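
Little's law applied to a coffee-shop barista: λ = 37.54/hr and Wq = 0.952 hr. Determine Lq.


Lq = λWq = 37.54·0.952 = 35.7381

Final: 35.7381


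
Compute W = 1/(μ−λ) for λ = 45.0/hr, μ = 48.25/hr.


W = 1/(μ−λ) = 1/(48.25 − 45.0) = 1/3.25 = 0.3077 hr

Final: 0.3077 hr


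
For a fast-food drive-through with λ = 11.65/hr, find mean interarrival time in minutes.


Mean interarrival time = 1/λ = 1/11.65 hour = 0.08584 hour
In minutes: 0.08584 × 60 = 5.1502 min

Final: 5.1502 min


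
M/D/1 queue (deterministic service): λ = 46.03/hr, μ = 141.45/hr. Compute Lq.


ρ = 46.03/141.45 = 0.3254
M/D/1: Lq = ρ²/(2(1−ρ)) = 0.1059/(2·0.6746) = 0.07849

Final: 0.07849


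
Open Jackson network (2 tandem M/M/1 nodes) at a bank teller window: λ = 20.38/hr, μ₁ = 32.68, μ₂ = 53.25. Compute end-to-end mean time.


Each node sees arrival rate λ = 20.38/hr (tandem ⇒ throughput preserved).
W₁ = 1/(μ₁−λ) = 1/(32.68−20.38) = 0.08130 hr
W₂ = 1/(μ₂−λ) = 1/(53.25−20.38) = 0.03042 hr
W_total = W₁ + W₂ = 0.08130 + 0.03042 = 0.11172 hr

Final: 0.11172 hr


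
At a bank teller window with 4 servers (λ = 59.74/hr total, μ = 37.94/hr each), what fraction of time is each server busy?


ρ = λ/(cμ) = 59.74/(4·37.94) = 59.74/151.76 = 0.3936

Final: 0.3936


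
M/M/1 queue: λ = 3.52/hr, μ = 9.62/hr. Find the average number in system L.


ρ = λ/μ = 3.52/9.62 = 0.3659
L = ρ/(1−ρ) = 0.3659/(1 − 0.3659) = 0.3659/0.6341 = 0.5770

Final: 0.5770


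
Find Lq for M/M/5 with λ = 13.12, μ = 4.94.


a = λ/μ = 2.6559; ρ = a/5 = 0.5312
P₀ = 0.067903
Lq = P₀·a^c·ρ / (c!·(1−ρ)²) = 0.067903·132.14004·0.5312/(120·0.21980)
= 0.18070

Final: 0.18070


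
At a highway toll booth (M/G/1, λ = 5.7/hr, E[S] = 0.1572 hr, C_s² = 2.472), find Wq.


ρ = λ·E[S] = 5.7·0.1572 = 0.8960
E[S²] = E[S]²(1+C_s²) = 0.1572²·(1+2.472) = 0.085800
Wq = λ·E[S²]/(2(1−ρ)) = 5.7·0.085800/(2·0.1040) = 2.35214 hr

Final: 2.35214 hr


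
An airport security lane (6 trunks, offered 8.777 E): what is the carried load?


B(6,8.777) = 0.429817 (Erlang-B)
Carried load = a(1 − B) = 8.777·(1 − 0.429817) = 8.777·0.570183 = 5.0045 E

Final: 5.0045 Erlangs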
——————————
> [Task goal]
Please type the entries above out again exactly.

> [Exercise solution]
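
Little's law applied to a coffee-shop barista: λ = 37.54/hr and Wq = 0.952 hr. Determine Lq.


Lq = λWq = 37.54·0.952 = 35.7381

Final: 35.7381


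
Compute W = 1/(μ−λ) for λ = 45.0/hr, μ = 48.25/hr.


W = 1/(μ−λ) = 1/(48.25 − 45.0) = 1/3.25 = 0.3077 hr

Final: 0.3077 hr


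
For a fast-food drive-through with λ = 11.65/hr, find mean interarrival time in minutes.


Mean interarrival time = 1/λ = 1/11.65 hour = 0.08584 hour
In minutes: 0.08584 × 60 = 5.1502 min

Final: 5.1502 min


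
M/D/1 queue (deterministic service): λ = 46.03/hr, μ = 141.45/hr. Compute Lq.


ρ = 46.03/141.45 = 0.3254
M/D/1: Lq = ρ²/(2(1−ρ)) = 0.1059/(2·0.6746) = 0.07849

Final: 0.07849


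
Open Jackson network (2 tandem M/M/1 nodes) at a bank teller window: λ = 20.38/hr, μ₁ = 32.68, μ₂ = 53.25. Compute end-to-end mean time.


Each node sees arrival rate λ = 20.38/hr (tandem ⇒ throughput preserved).
W₁ = 1/(μ₁−λ) = 1/(32.68−20.38) = 0.08130 hr
W₂ = 1/(μ₂−λ) = 1/(53.25−20.38) = 0.03042 hr
W_total = W₁ + W₂ = 0.08130 + 0.03042 = 0.11172 hr

Final: 0.11172 hr


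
At a bank teller window with 4 servers (λ = 59.74/hr total, μ = 37.94/hr each), what fraction of time is each server busy?


ρ = λ/(cμ) = 59.74/(4·37.94) = 59.74/151.76 = 0.3936

Final: 0.3936


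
M/M/1 queue: λ = 3.52/hr, μ = 9.62/hr. Find the average number in system L.


ρ = λ/μ = 3.52/9.62 = 0.3659
L = ρ/(1−ρ) = 0.3659/(1 − 0.3659) = 0.3659/0.6341 = 0.5770

Final: 0.5770


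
Find Lq for M/M/5 with λ = 13.12, μ = 4.94.


a = λ/μ = 2.6559; ρ = a/5 = 0.5312
P₀ = 0.067903
Lq = P₀·a^c·ρ / (c!·(1−ρ)²) = 0.067903·132.14004·0.5312/(120·0.21980)
= 0.18070

Final: 0.18070


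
At a highway toll booth (M/G/1, λ = 5.7/hr, E[S] = 0.1572 hr, C_s² = 2.472), find Wq.


ρ = λ·E[S] = 5.7·0.1572 = 0.8960
E[S²] = E[S]²(1+C_s²) = 0.1572²·(1+2.472) = 0.085800
Wq = λ·E[S²]/(2(1−ρ)) = 5.7·0.085800/(2·0.1040) = 2.35214 hr

Final: 2.35214 hr


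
An airport security lane (6 trunks, offered 8.777 E): what is the carried load?


B(6,8.777) = 0.429817 (Erlang-B)
Carried load = a(1 − B) = 8.777·(1 − 0.429817) = 8.777·0.570183 = 5.0045 E

Final: 5.0045 Erlangs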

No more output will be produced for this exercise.